:: INPUT ::

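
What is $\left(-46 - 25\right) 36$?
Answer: $-2556$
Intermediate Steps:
$\left(-46 - 25\right) 36 = \left(-71\right) 36 = -2556$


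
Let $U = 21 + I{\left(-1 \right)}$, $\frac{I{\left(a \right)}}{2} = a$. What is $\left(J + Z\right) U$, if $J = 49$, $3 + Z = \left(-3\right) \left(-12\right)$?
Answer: $1558$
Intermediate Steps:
$I{\left(a \right)} = 2 a$
$Z = 33$ ($Z = -3 - -36 = -3 + 36 = 33$)
$U = 19$ ($U = 21 + 2 \left(-1\right) = 21 - 2 = 19$)
$\left(J + Z\right) U = \left(49 + 33\right) 19 = 82 \cdot 19 = 1558$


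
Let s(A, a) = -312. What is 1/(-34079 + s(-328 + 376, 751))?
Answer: -1/34391 ≈ -2.9077e-5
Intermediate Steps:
1/(-34079 + s(-328 + 376, 751)) = 1/(-34079 - 312) = 1/(-34391) = -1/34391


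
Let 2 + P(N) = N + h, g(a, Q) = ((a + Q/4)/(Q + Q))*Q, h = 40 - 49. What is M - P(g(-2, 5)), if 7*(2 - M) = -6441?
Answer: 52277/56 ≈ 933.52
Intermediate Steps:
h = -9
M = 6455/7 (M = 2 - ⅐*(-6441) = 2 + 6441/7 = 6455/7 ≈ 922.14)
g(a, Q) = a/2 + Q/8 (g(a, Q) = ((a + Q*(¼))/((2*Q)))*Q = ((a + Q/4)*(1/(2*Q)))*Q = ((a + Q/4)/(2*Q))*Q = a/2 + Q/8)
P(N) = -11 + N (P(N) = -2 + (N - 9) = -2 + (-9 + N) = -11 + N)
M - P(g(-2, 5)) = 6455/7 - (-11 + ((½)*(-2) + (⅛)*5)) = 6455/7 - (-11 + (-1 + 5/8)) = 6455/7 - (-11 - 3/8) = 6455/7 - 1*(-91/8) = 6455/7 + 91/8 = 52277/56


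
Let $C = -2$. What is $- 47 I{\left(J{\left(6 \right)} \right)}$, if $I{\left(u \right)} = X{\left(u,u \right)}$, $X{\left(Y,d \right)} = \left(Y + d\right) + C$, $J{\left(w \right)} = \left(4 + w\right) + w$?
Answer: $-1410$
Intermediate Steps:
$J{\left(w \right)} = 4 + 2 w$
$X{\left(Y,d \right)} = -2 + Y + d$ ($X{\left(Y,d \right)} = \left(Y + d\right) - 2 = -2 + Y + d$)
$I{\left(u \right)} = -2 + 2 u$ ($I{\left(u \right)} = -2 + u + u = -2 + 2 u$)
$- 47 I{\left(J{\left(6 \right)} \right)} = - 47 \left(-2 + 2 \left(4 + 2 \cdot 6\right)\right) = - 47 \left(-2 + 2 \left(4 + 12\right)\right) = - 47 \left(-2 + 2 \cdot 16\right) = - 47 \left(-2 + 32\right) = \left(-47\right) 30 = -1410$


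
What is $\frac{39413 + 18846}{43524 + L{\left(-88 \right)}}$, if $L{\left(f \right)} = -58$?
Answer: $\frac{58259}{43466} \approx 1.3403$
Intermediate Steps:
$\frac{39413 + 18846}{43524 + L{\left(-88 \right)}} = \frac{39413 + 18846}{43524 - 58} = \frac{58259}{43466}$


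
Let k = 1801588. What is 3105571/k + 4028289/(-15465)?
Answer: -2403096489139/9287186140 ≈ -258.75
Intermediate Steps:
3105571/k + 4028289/(-15465) = 3105571/1801588 + 4028289/(-15465) = 3105571*(1/1801588) + 4028289*(-1/15465) = 3105571/1801588 - 1342763/5155 = -2403096489139/9287186140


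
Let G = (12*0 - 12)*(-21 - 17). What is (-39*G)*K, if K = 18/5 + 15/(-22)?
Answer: -2854332/55 ≈ -51897.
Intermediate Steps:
K = 321/110 (K = 18*(⅕) + 15*(-1/22) = 18/5 - 15/22 = 321/110 ≈ 2.9182)
G = 456 (G = (0 - 12)*(-38) = -12*(-38) = 456)
(-39*G)*K = -39*456*(321/110) = -17784*321/110 = -2854332/55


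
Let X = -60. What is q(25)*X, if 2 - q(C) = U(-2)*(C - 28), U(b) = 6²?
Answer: -6600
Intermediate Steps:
U(b) = 36
q(C) = 1010 - 36*C (q(C) = 2 - 36*(C - 28) = 2 - 36*(-28 + C) = 2 - (-1008 + 36*C) = 2 + (1008 - 36*C) = 1010 - 36*C)
q(25)*X = (1010 - 36*25)*(-60) = (1010 - 900)*(-60) = 110*(-60) = -6600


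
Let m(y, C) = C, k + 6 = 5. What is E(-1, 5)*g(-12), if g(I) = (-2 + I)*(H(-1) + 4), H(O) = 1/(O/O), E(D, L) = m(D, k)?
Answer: 70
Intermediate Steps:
k = -1 (k = -6 + 5 = -1)
E(D, L) = -1
H(O) = 1 (H(O) = 1/1 = 1)
g(I) = -10 + 5*I (g(I) = (-2 + I)*(1 + 4) = (-2 + I)*5 = -10 + 5*I)
E(-1, 5)*g(-12) = -(-10 + 5*(-12)) = -(-10 - 60) = -1*(-70) = 70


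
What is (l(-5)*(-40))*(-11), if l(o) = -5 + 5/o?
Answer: -2640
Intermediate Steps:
(l(-5)*(-40))*(-11) = ((-5 + 5/(-5))*(-40))*(-11) = ((-5 + 5*(-⅕))*(-40))*(-11) = ((-5 - 1)*(-40))*(-11) = -6*(-40)*(-11) = 240*(-11) = -2640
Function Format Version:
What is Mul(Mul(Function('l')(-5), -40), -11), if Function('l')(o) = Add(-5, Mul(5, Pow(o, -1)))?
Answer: -2640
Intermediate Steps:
Mul(Mul(Function('l')(-5), -40), -11) = Mul(Mul(Add(-5, Mul(5, Pow(-5, -1))), -40), -11) = Mul(Mul(Add(-5, Mul(5, Rational(-1, 5))), -40), -11) = Mul(Mul(Add(-5, -1), -40), -11) = Mul(Mul(-6, -40), -11) = Mul(240, -11) = -2640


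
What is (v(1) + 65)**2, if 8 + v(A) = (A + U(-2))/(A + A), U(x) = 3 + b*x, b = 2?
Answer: 3249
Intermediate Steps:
U(x) = 3 + 2*x
v(A) = -8 + (-1 + A)/(2*A) (v(A) = -8 + (A + (3 + 2*(-2)))/(A + A) = -8 + (A + (3 - 4))/((2*A)) = -8 + (A - 1)*(1/(2*A)) = -8 + (-1 + A)*(1/(2*A)) = -8 + (-1 + A)/(2*A))
(v(1) + 65)**2 = ((1/2)*(-1 - 15*1)/1 + 65)**2 = ((1/2)*1*(-1 - 15) + 65)**2 = ((1/2)*1*(-16) + 65)**2 = (-8 + 65)**2 = 57**2 = 3249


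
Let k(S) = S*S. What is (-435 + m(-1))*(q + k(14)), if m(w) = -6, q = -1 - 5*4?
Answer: -77175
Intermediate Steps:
q = -21 (q = -1 - 20 = -21)
k(S) = S²
(-435 + m(-1))*(q + k(14)) = (-435 - 6)*(-21 + 14²) = -441*(-21 + 196) = -441*175 = -77175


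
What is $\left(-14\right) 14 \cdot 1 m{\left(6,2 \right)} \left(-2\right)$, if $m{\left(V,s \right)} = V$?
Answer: $2352$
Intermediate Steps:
$\left(-14\right) 14 \cdot 1 m{\left(6,2 \right)} \left(-2\right) = \left(-14\right) 14 \cdot 1 \cdot 6 \left(-2\right) = - 196 \cdot 6 \left(-2\right) = \left(-196\right) \left(-12\right) = 2352$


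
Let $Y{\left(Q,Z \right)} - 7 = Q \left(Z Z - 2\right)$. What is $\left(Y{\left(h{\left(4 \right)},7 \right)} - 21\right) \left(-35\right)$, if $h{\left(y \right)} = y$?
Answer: $-6090$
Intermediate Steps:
$Y{\left(Q,Z \right)} = 7 + Q \left(-2 + Z^{2}\right)$ ($Y{\left(Q,Z \right)} = 7 + Q \left(Z Z - 2\right) = 7 + Q \left(Z^{2} - 2\right) = 7 + Q \left(-2 + Z^{2}\right)$)
$\left(Y{\left(h{\left(4 \right)},7 \right)} - 21\right) \left(-35\right) = \left(\left(7 - 8 + 4 \cdot 7^{2}\right) - 21\right) \left(-35\right) = \left(\left(7 - 8 + 4 \cdot 49\right) - 21\right) \left(-35\right) = \left(\left(7 - 8 + 196\right) - 21\right) \left(-35\right) = \left(195 - 21\right) \left(-35\right) = 174 \left(-35\right) = -6090$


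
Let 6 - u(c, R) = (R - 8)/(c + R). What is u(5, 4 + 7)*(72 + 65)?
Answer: 12741/16 ≈ 796.31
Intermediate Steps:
u(c, R) = 6 - (-8 + R)/(R + c) (u(c, R) = 6 - (R - 8)/(c + R) = 6 - (-8 + R)/(R + c))
u(5, 4 + 7)*(72 + 65) = ((8 + 5*(4 + 7) + 6*5)/((4 + 7) + 5))*(72 + 65) = ((8 + 5*11 + 30)/(11 + 5))*137 = ((8 + 55 + 30)/16)*137 = ((1/16)*93)*137 = (93/16)*137 = 12741/16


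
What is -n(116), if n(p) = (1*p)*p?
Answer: -13456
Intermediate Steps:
n(p) = p**2 (n(p) = p*p = p**2)
-n(116) = -1*116**2 = -1*13456 = -13456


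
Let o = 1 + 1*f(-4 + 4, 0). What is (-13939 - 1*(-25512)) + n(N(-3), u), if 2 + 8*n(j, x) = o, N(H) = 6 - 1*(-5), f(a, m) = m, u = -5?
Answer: 92583/8 ≈ 11573.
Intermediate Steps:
o = 1 (o = 1 + 1*0 = 1 + 0 = 1)
N(H) = 11 (N(H) = 6 + 5 = 11)
n(j, x) = -⅛ (n(j, x) = -¼ + (⅛)*1 = -¼ + ⅛ = -⅛)
(-13939 - 1*(-25512)) + n(N(-3), u) = (-13939 - 1*(-25512)) - ⅛ = (-13939 + 25512) - ⅛ = 11573 - ⅛ = 92583/8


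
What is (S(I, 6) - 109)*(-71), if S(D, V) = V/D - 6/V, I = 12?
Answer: 15549/2 ≈ 7774.5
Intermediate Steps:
S(D, V) = -6/V + V/D
(S(I, 6) - 109)*(-71) = ((-6/6 + 6/12) - 109)*(-71) = ((-6*1/6 + 6*(1/12)) - 109)*(-71) = ((-1 + 1/2) - 109)*(-71) = (-1/2 - 109)*(-71) = -219/2*(-71) = 15549/2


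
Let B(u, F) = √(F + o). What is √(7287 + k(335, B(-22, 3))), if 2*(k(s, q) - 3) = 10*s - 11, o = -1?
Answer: 3*√3982/2 ≈ 94.655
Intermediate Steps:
B(u, F) = √(-1 + F) (B(u, F) = √(F - 1) = √(-1 + F))
k(s, q) = -5/2 + 5*s (k(s, q) = 3 + (10*s - 11)/2 = 3 + (-11 + 10*s)/2 = 3 + (-11/2 + 5*s) = -5/2 + 5*s)
√(7287 + k(335, B(-22, 3))) = √(7287 + (-5/2 + 5*335)) = √(7287 + (-5/2 + 1675)) = √(7287 + 3345/2) = √(17919/2) = 3*√3982/2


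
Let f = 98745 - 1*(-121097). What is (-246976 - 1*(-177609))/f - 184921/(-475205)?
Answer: 7689857247/104470017610 ≈ 0.073608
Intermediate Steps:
f = 219842 (f = 98745 + 121097 = 219842)
(-246976 - 1*(-177609))/f - 184921/(-475205) = (-246976 - 1*(-177609))/219842 - 184921/(-475205) = (-246976 + 177609)*(1/219842) - 184921*(-1/475205) = -69367*1/219842 + 184921/475205 = -69367/219842 + 184921/475205 = 7689857247/104470017610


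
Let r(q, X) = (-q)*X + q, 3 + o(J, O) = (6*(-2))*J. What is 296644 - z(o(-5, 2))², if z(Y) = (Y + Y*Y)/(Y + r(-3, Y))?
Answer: 1667408096/5625 ≈ 2.9643e+5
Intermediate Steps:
o(J, O) = -3 - 12*J (o(J, O) = -3 + (6*(-2))*J = -3 - 12*J)
r(q, X) = q - X*q (r(q, X) = -X*q + q = q - X*q)
z(Y) = (Y + Y²)/(-3 + 4*Y) (z(Y) = (Y + Y*Y)/(Y - 3*(1 - Y)) = (Y + Y²)/(Y + (-3 + 3*Y)) = (Y + Y²)/(-3 + 4*Y))
296644 - z(o(-5, 2))² = 296644 - ((-3 - 12*(-5))*(1 + (-3 - 12*(-5)))/(-3 + 4*(-3 - 12*(-5))))² = 296644 - ((-3 + 60)*(1 + (-3 + 60))/(-3 + 4*(-3 + 60)))² = 296644 - (57*(1 + 57)/(-3 + 4*57))² = 296644 - (57*58/(-3 + 228))² = 296644 - (57*58/225)² = 296644 - (57*(1/225)*58)² = 296644 - (1102/75)² = 296644 - 1*1214404/5625 = 296644 - 1214404/5625 = 1667408096/5625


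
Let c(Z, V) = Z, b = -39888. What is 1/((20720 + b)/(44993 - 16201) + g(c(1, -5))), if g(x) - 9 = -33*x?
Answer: -3599/88772 ≈ -0.040542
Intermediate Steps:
g(x) = 9 - 33*x
1/((20720 + b)/(44993 - 16201) + g(c(1, -5))) = 1/((20720 - 39888)/(44993 - 16201) + (9 - 33*1)) = 1/(-19168/28792 + (9 - 33)) = 1/(-19168*1/28792 - 24) = 1/(-2396/3599 - 24) = 1/(-88772/3599) = -3599/88772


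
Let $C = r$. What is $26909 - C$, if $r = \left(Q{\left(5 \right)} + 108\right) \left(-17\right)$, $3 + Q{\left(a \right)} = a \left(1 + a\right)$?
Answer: $29204$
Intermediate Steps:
$Q{\left(a \right)} = -3 + a \left(1 + a\right)$
$r = -2295$ ($r = \left(\left(-3 + 5 + 5^{2}\right) + 108\right) \left(-17\right) = \left(\left(-3 + 5 + 25\right) + 108\right) \left(-17\right) = \left(27 + 108\right) \left(-17\right) = 135 \left(-17\right) = -2295$)
$C = -2295$
$26909 - C = 26909 - -2295 = 26909 + 2295 = 29204$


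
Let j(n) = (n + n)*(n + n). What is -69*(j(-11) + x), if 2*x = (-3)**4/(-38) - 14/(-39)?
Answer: -32934827/988 ≈ -33335.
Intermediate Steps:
j(n) = 4*n**2 (j(n) = (2*n)*(2*n) = 4*n**2)
x = -2627/2964 (x = ((-3)**4/(-38) - 14/(-39))/2 = (81*(-1/38) - 14*(-1/39))/2 = (-81/38 + 14/39)/2 = (1/2)*(-2627/1482) = -2627/2964 ≈ -0.88630)
-69*(j(-11) + x) = -69*(4*(-11)**2 - 2627/2964) = -69*(4*121 - 2627/2964) = -69*(484 - 2627/2964) = -69*1431949/2964 = -32934827/988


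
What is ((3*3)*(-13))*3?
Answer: -351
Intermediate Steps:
((3*3)*(-13))*3 = (9*(-13))*3 = -117*3 = -351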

:::

TASK BRIEF - Return the opening line of the data and every line after it through the line containing "Answer: 52277/56 ≈ 933.52", please, exactly as written and with nothing added.

WORKED SOLUTION -
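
What is $\left(-46 - 25\right) 36$?
Answer: $-2556$
Intermediate Steps:
$\left(-46 - 25\right) 36 = \left(-71\right) 36 = -2556$


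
Let $U = 21 + I{\left(-1 \right)}$, $\frac{I{\left(a \right)}}{2} = a$. What is $\left(J + Z\right) U$, if $J = 49$, $3 + Z = \left(-3\right) \left(-12\right)$?
Answer: $1558$
Intermediate Steps:
$I{\left(a \right)} = 2 a$
$Z = 33$ ($Z = -3 - -36 = -3 + 36 = 33$)
$U = 19$ ($U = 21 + 2 \left(-1\right) = 21 - 2 = 19$)
$\left(J + Z\right) U = \left(49 + 33\right) 19 = 82 \cdot 19 = 1558$


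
Let s(A, a) = -312. What is 1/(-34079 + s(-328 + 376, 751))?
Answer: -1/34391 ≈ -2.9077e-5
Intermediate Steps:
1/(-34079 + s(-328 + 376, 751)) = 1/(-34079 - 312) = 1/(-34391) = -1/34391


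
Let 2 + P(N) = N + h, g(a, Q) = ((a + Q/4)/(Q + Q))*Q, h = 40 - 49. What is M - P(g(-2, 5)), if 7*(2 - M) = -6441?
Answer: 52277/56 ≈ 933.52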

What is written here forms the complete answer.